*** Opening of Listed entries ***

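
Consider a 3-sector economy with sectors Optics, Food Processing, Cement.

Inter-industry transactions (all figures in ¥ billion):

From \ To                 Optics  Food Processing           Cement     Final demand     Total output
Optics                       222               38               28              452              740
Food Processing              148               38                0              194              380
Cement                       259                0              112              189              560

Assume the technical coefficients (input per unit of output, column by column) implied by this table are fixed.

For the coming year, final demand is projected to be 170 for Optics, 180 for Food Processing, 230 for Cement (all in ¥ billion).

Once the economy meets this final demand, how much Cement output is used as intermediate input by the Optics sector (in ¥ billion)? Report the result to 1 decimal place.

Technical coefficients a_ij = z_ij / X_j:
  a_11 = 222/740 = 0.30, a_21 = 148/740 = 0.20, a_31 = 259/740 = 0.35
  a_12 = 38/380 = 0.10, a_22 = 38/380 = 0.10, a_32 = 0/380 = 0.00
  a_13 = 28/560 = 0.05, a_23 = 0/560 = 0.00, a_33 = 112/560 = 0.20
I − A =
  [   0.70    -0.10    -0.05]
  [  -0.20     0.90     0.00]
  [  -0.35     0.00     0.80]
Cofactors of I−A, C_ij = (−1)^(i+j)·(minor ij) (rows/columns in the sector order above):
  C_11 = (0.90)(0.80) − (0.00)(0.00) = 0.7200
  C_12 = −[(-0.20)(0.80) − (0.00)(-0.35)] = 0.1600
  C_13 = (-0.20)(0.00) − (0.90)(-0.35) = 0.3150
  C_21 = −[(-0.10)(0.80) − (-0.05)(0.00)] = 0.0800
  C_22 = (0.70)(0.80) − (-0.05)(-0.35) = 0.5425
  C_23 = −[(0.70)(0.00) − (-0.10)(-0.35)] = 0.0350
  C_31 = (-0.10)(0.00) − (-0.05)(0.90) = 0.0450
  C_32 = −[(0.70)(0.00) − (-0.05)(-0.20)] = 0.0100
  C_33 = (0.70)(0.90) − (-0.10)(-0.20) = 0.6100
det(I−A) = Σ_j (I−A)_1j·C_1j = (0.70)(0.7200) + (-0.10)(0.1600) + (-0.05)(0.3150) = 0.47225
adj(I−A) = Cᵀ =
  [ 0.7200   0.0800   0.0450]
  [ 0.1600   0.5425   0.0100]
  [ 0.3150   0.0350   0.6100]
(I − A)⁻¹ = adj(I−A) / det(I−A) ≈
  [   1.5246     0.1694     0.0953]
  [   0.3388     1.1488     0.0212]
  [   0.6670     0.0741     1.2917]
First solve x = (I − A)⁻¹ d = adj(I−A)·d / det(I−A); in particular x_1 = (0.7200·170 + 0.0800·180 + 0.0450·230) / 0.47225 = 147.15 / 0.47225 ≈ 311.593.
Intermediate flow from 3 to 1: z_31 = a_31 · x_1 = 0.35 × 147.15 / 0.47225 = 51.5025 / 0.47225 ≈ 109.1.

z_31 = 109.1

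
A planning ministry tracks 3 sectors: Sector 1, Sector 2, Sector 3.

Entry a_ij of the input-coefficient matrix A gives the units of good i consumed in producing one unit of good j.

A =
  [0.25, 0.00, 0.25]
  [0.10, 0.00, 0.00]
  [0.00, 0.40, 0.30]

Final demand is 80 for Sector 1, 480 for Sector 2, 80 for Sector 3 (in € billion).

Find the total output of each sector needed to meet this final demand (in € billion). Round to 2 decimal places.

I − A =
  [   0.75     0.00    -0.25]
  [  -0.10     1.00     0.00]
  [   0.00    -0.40     0.70]
Cofactors of I−A, C_ij = (−1)^(i+j)·(minor ij) (rows/columns in the sector order above):
  C_11 = (1.00)(0.70) − (0.00)(-0.40) = 0.7000
  C_12 = −[(-0.10)(0.70) − (0.00)(0.00)] = 0.0700
  C_13 = (-0.10)(-0.40) − (1.00)(0.00) = 0.0400
  C_21 = −[(0.00)(0.70) − (-0.25)(-0.40)] = 0.1000
  C_22 = (0.75)(0.70) − (-0.25)(0.00) = 0.5250
  C_23 = −[(0.75)(-0.40) − (0.00)(0.00)] = 0.3000
  C_31 = (0.00)(0.00) − (-0.25)(1.00) = 0.2500
  C_32 = −[(0.75)(0.00) − (-0.25)(-0.10)] = 0.0250
  C_33 = (0.75)(1.00) − (0.00)(-0.10) = 0.7500
det(I−A) = Σ_j (I−A)_1j·C_1j = (0.75)(0.7000) + (0.00)(0.0700) + (-0.25)(0.0400) = 0.5150
adj(I−A) = Cᵀ =
  [ 0.7000   0.1000   0.2500]
  [ 0.0700   0.5250   0.0250]
  [ 0.0400   0.3000   0.7500]
(I − A)⁻¹ = adj(I−A) / det(I−A) ≈
  [   1.3592     0.1942     0.4854]
  [   0.1359     1.0194     0.0485]
  [   0.0777     0.5825     1.4563]
x = (I − A)⁻¹ d = adj(I−A)·d / det(I−A), with det(I−A) = 0.5150:
  x_1 = (0.7000·80 + 0.1000·480 + 0.2500·80) / 0.5150 = 124.00 / 0.5150 ≈ 240.78
  x_2 = (0.0700·80 + 0.5250·480 + 0.0250·80) / 0.5150 = 259.60 / 0.5150 ≈ 504.08
  x_3 = (0.0400·80 + 0.3000·480 + 0.7500·80) / 0.5150 = 207.20 / 0.5150 ≈ 402.33

x_1 = 240.78, x_2 = 504.08, x_3 = 402.33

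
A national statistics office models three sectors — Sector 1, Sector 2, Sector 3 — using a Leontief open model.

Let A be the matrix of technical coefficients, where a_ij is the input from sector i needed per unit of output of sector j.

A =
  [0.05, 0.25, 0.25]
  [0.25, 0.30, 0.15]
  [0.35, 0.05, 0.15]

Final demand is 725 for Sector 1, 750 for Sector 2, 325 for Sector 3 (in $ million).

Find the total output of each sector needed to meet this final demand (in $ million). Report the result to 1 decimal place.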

*** Close of Listed entries ***

#### [Problem statement]
Return all lines from the data that include the string "Food".

#### [Answer to this problem]
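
Consider a 3-sector economy with sectors Optics, Food Processing, Cement.
From \ To                 Optics  Food Processing           Cement     Final demand     Total output
Food Processing              148               38                0              194              380
For the coming year, final demand is projected to be 170 for Optics, 180 for Food Processing, 230 for Cement (all in ¥ billion).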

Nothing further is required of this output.